* [Problem description]: Please copy out every line in the entries that includes the word "symbols".

(Collected data)
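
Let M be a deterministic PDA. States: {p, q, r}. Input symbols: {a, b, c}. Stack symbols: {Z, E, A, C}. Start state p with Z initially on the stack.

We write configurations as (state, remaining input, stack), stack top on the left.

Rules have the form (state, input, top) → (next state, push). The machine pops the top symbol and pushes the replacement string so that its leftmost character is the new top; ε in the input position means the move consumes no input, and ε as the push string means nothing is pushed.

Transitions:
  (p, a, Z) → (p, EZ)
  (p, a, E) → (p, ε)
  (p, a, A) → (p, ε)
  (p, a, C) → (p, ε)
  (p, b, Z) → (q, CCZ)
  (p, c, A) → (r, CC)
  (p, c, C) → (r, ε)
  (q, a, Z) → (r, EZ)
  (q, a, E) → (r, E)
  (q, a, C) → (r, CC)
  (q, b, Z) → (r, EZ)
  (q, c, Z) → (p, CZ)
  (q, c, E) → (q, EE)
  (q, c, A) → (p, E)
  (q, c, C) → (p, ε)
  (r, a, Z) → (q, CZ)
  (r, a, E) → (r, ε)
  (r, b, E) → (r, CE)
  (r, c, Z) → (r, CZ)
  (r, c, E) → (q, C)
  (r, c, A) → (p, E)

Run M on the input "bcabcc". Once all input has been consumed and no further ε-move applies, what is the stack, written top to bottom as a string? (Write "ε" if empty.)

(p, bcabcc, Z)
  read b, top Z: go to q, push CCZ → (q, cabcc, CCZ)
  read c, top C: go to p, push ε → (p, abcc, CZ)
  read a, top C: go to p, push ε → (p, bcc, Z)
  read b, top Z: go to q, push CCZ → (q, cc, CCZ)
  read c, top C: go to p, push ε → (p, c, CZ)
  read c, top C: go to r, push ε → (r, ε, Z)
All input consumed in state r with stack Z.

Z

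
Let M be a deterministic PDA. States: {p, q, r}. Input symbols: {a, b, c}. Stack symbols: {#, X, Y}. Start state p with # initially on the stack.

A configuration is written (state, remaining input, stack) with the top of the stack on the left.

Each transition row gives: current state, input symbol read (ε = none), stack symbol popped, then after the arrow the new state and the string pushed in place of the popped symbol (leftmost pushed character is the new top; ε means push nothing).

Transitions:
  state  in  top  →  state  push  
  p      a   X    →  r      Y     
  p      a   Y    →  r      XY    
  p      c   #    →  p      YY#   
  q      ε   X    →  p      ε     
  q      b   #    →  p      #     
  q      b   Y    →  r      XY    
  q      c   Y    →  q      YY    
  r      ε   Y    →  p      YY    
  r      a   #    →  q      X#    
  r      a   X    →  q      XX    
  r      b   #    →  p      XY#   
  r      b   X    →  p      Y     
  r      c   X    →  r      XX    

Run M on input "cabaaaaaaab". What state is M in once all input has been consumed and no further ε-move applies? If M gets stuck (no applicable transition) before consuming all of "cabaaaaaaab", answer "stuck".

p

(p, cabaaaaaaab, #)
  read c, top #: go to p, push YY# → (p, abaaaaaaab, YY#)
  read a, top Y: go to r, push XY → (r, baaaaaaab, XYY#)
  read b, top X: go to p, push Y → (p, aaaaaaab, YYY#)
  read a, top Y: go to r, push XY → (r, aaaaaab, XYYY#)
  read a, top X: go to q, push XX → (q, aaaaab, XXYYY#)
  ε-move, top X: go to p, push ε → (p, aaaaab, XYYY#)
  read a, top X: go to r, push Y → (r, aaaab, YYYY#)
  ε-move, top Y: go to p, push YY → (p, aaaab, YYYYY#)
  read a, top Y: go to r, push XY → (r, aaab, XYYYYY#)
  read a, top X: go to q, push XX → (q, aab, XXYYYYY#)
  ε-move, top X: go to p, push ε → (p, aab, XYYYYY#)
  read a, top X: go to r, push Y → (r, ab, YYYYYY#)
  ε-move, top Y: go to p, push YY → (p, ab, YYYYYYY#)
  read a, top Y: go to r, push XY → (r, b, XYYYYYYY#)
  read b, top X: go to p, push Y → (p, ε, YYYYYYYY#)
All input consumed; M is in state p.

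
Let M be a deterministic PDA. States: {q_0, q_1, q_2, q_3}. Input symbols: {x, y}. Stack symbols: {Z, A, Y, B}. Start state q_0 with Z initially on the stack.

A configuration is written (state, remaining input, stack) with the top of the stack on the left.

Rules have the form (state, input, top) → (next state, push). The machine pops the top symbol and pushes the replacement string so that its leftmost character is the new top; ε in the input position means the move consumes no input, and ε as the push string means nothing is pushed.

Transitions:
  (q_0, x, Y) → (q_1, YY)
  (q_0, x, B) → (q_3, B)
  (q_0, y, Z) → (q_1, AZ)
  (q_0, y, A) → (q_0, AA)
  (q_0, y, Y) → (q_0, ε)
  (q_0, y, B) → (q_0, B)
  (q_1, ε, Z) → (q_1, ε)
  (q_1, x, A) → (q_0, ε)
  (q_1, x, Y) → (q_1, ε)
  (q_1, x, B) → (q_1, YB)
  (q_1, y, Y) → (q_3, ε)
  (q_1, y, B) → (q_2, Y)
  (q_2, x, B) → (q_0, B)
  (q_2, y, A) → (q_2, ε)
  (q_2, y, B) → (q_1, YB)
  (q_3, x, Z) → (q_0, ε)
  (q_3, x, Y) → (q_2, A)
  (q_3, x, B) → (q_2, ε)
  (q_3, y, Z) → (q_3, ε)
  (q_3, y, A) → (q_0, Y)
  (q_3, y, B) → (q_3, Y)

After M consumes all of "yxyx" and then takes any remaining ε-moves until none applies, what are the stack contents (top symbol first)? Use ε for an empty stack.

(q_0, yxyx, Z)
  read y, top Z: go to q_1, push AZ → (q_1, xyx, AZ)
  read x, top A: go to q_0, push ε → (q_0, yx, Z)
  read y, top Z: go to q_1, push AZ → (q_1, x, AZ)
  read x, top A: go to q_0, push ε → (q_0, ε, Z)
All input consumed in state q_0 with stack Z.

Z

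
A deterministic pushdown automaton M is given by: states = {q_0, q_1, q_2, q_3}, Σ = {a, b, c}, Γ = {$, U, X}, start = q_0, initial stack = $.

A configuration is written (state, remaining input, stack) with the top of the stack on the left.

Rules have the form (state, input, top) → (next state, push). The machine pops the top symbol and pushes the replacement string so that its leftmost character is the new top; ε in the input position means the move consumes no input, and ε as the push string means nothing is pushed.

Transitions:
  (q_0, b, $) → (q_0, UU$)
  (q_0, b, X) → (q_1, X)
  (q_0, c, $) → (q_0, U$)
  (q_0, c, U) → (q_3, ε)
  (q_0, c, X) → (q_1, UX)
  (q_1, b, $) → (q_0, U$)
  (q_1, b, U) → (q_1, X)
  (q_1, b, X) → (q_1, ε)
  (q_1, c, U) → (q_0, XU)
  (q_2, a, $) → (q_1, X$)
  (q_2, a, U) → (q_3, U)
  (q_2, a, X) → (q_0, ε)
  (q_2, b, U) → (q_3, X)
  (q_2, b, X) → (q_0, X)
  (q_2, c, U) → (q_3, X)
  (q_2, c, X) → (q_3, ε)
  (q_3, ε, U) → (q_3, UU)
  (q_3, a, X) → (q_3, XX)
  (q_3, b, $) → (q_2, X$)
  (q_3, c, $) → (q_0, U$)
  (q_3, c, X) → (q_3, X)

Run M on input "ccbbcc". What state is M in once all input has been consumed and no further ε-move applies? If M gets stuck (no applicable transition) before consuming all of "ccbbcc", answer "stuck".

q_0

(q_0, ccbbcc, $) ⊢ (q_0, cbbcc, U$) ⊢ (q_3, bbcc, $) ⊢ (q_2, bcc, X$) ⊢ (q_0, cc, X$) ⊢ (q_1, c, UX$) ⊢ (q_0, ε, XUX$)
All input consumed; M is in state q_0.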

* [Expected answer]:
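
Let M be a deterministic PDA. States: {p, q, r}. Input symbols: {a, b, c}. Stack symbols: {Z, E, A, C}. Start state p with Z initially on the stack.
Let M be a deterministic PDA. States: {p, q, r}. Input symbols: {a, b, c}. Stack symbols: {#, X, Y}. Start state p with # initially on the stack.
Let M be a deterministic PDA. States: {q_0, q_1, q_2, q_3}. Input symbols: {x, y}. Stack symbols: {Z, A, Y, B}. Start state q_0 with Z initially on the stack.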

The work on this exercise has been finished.